### Records to process
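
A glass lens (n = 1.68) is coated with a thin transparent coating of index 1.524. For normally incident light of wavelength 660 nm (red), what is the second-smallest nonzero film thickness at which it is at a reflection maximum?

Ray reflecting at the top interface goes from n = 1.0 toward n = 1.524: a half-wave phase shift.
At the lower boundary (n = 1.524 to n = 1.68) the reflected ray undergoes a half-wave phase shift.
The two reflections carry the same phase change, so no net offset.
For strong reflection here: 2 n t = m λ.
The second-smallest nonzero thickness corresponds to m = 2: t = m λ / (2 n) = 2.00 × 660 / (2 × 1.524) = 433 nm.

433 nm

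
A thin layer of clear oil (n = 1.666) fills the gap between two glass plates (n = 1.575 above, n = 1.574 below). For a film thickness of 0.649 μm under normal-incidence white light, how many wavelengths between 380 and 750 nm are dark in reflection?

3

Ray reflecting at the top interface goes from n = 1.575 toward n = 1.666: a half-wave phase shift.
Bottom surface (1.666 → 1.574): reflection off a lower-index medium gives no phase shift.
The two reflections differ by half a wavelength.
So the condition for destructive reflection is 2 n t = m λ.
λ = 2 n t / m = 2162 / m nm.
m=2: 1081 nm (IR); m=3: 721 nm (visible); m=4: 541 nm (visible); m=5: 432 nm (visible); m=6: 360 nm (UV).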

### Problem to work on
Nothing in the records should differ from the original when you retype them.

### Result for this exercise
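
A glass lens (n = 1.68) is coated with a thin transparent coating of index 1.524. For normally incident light of wavelength 660 nm (red), what is the second-smallest nonzero film thickness at which it is at a reflection maximum?

Ray reflecting at the top interface goes from n = 1.0 toward n = 1.524: a half-wave phase shift.
At the lower boundary (n = 1.524 to n = 1.68) the reflected ray undergoes a half-wave phase shift.
The two reflections carry the same phase change, so no net offset.
For strong reflection here: 2 n t = m λ.
The second-smallest nonzero thickness corresponds to m = 2: t = m λ / (2 n) = 2.00 × 660 / (2 × 1.524) = 433 nm.

433 nm

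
A thin layer of clear oil (n = 1.666) fills the gap between two glass plates (n = 1.575 above, n = 1.574 below). For a film thickness of 0.649 μm under normal-incidence white light, how many wavelengths between 380 and 750 nm are dark in reflection?

3

Ray reflecting at the top interface goes from n = 1.575 toward n = 1.666: a half-wave phase shift.
Bottom surface (1.666 → 1.574): reflection off a lower-index medium gives no phase shift.
The two reflections differ by half a wavelength.
So the condition for destructive reflection is 2 n t = m λ.
λ = 2 n t / m = 2162 / m nm.
m=2: 1081 nm (IR); m=3: 721 nm (visible); m=4: 541 nm (visible); m=5: 432 nm (visible); m=6: 360 nm (UV).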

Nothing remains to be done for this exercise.